From the listing below, copy only the lines running from the line that contains "Add 58 days to August 19, 2034." to the line that contains "Difference: timestamp 1626582268", both included.

#### Entries shown

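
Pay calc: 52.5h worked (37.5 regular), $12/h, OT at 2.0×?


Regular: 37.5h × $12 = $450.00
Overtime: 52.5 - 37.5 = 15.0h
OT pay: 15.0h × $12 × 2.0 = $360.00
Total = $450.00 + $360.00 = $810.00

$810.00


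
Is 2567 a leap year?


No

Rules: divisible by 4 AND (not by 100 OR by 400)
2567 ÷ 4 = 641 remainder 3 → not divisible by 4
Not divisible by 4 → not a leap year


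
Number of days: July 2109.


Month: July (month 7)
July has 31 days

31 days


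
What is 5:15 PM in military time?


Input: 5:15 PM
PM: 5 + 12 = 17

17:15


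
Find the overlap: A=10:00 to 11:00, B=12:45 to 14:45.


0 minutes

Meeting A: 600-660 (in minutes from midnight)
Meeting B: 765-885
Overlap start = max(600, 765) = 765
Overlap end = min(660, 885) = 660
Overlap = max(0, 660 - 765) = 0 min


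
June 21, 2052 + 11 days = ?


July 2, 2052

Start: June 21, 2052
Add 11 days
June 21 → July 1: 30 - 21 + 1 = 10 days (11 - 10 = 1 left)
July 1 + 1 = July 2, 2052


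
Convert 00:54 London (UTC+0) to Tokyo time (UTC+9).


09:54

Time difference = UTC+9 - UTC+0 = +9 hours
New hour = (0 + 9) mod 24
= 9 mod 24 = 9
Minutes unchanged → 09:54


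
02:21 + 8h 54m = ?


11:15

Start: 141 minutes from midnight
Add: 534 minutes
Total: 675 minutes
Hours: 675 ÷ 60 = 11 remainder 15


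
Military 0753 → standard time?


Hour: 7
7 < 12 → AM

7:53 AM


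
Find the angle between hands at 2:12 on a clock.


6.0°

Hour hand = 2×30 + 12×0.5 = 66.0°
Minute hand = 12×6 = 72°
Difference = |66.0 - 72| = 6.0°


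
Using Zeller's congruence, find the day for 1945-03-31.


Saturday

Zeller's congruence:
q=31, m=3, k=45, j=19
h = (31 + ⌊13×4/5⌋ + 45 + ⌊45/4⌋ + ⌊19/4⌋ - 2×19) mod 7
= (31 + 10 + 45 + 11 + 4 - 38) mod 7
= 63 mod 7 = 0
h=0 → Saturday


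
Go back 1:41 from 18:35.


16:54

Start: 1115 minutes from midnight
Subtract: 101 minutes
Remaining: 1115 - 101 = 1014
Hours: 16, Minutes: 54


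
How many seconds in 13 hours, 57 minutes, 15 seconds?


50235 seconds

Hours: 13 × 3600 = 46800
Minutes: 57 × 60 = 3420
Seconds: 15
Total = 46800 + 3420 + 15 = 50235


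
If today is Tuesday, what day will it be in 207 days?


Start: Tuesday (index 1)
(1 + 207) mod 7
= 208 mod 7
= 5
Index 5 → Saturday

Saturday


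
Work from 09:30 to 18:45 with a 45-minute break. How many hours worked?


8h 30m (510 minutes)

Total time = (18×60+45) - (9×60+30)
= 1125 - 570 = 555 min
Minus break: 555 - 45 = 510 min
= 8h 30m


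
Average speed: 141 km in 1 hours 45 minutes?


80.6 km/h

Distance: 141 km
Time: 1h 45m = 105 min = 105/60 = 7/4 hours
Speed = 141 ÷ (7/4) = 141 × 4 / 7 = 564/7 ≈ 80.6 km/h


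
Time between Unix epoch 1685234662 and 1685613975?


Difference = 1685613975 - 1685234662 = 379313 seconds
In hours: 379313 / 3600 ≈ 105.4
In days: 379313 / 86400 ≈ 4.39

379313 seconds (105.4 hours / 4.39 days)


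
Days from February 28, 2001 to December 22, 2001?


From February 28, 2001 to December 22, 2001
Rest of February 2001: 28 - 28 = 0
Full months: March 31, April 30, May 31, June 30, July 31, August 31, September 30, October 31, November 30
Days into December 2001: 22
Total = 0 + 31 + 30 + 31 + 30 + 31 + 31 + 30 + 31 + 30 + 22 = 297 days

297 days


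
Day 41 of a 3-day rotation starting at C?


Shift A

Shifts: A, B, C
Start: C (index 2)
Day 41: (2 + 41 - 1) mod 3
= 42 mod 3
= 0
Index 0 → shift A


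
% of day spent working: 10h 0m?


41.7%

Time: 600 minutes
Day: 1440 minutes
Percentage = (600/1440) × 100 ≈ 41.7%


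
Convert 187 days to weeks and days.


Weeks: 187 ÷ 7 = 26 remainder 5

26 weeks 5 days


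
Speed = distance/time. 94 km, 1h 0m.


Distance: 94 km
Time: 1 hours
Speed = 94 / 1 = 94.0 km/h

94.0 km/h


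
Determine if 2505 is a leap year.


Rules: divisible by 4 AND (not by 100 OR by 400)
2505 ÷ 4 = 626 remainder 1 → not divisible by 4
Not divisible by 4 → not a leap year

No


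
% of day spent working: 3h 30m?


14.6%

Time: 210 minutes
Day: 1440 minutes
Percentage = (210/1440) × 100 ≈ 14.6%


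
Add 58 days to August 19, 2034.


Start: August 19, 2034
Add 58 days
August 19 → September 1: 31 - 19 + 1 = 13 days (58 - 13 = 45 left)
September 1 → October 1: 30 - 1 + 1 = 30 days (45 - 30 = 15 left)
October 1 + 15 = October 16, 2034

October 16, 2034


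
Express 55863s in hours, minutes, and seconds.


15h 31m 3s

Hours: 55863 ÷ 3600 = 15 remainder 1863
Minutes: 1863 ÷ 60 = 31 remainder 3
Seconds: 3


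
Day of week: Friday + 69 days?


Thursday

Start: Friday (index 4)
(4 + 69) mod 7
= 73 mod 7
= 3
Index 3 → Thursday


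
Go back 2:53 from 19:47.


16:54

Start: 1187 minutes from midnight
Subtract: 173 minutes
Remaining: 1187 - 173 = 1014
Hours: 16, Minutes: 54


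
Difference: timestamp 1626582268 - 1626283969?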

########
#### Entries shown

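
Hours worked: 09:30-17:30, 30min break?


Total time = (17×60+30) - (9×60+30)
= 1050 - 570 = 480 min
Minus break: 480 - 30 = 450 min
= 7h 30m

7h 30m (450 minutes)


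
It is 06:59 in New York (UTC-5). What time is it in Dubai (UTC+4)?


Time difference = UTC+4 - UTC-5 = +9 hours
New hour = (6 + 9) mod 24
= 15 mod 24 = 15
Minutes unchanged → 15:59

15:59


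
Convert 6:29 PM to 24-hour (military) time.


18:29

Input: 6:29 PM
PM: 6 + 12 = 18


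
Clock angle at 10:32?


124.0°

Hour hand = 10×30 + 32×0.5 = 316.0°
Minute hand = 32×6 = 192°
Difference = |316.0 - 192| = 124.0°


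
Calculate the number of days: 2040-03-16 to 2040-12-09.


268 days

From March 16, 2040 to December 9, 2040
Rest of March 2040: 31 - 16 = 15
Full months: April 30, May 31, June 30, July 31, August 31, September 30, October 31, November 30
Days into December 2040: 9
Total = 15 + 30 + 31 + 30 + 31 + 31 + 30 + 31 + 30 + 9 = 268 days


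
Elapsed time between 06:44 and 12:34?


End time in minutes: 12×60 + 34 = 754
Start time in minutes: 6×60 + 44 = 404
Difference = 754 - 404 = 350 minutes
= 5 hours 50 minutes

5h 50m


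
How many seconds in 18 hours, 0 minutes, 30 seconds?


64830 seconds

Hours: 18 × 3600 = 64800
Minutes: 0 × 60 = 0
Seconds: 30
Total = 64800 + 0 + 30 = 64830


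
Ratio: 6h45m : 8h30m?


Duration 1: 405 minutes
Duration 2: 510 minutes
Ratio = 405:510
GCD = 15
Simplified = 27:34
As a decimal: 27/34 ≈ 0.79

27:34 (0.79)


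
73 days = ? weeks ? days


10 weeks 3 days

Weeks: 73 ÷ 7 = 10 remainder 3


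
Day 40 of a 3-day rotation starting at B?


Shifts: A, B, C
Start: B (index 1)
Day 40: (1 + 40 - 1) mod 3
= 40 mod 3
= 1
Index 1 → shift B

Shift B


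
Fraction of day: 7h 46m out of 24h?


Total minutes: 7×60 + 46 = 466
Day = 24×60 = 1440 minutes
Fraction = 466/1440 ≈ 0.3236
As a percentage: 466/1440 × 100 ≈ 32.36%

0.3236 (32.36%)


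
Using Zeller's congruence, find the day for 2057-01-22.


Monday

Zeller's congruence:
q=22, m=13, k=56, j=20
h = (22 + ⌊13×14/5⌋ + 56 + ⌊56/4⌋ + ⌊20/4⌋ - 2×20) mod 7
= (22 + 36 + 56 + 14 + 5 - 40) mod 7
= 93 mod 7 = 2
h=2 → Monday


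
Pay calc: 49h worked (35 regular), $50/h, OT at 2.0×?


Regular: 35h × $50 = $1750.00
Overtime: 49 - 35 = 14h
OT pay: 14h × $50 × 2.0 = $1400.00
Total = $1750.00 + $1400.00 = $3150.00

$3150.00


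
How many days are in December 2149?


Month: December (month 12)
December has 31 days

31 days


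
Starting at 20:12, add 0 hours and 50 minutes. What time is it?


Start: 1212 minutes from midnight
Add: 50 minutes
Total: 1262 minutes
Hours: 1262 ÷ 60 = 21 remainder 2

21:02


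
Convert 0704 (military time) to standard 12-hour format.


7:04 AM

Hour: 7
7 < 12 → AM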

########

Written answer —
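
Add 58 days to August 19, 2034.


Start: August 19, 2034
Add 58 days
August 19 → September 1: 31 - 19 + 1 = 13 days (58 - 13 = 45 left)
September 1 → October 1: 30 - 1 + 1 = 30 days (45 - 30 = 15 left)
October 1 + 15 = October 16, 2034

October 16, 2034


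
Express 55863s in hours, minutes, and seconds.


15h 31m 3s

Hours: 55863 ÷ 3600 = 15 remainder 1863
Minutes: 1863 ÷ 60 = 31 remainder 3
Seconds: 3


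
Day of week: Friday + 69 days?


Thursday

Start: Friday (index 4)
(4 + 69) mod 7
= 73 mod 7
= 3
Index 3 → Thursday


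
Go back 2:53 from 19:47.


16:54

Start: 1187 minutes from midnight
Subtract: 173 minutes
Remaining: 1187 - 173 = 1014
Hours: 16, Minutes: 54


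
Difference: timestamp 1626582268 - 1626283969?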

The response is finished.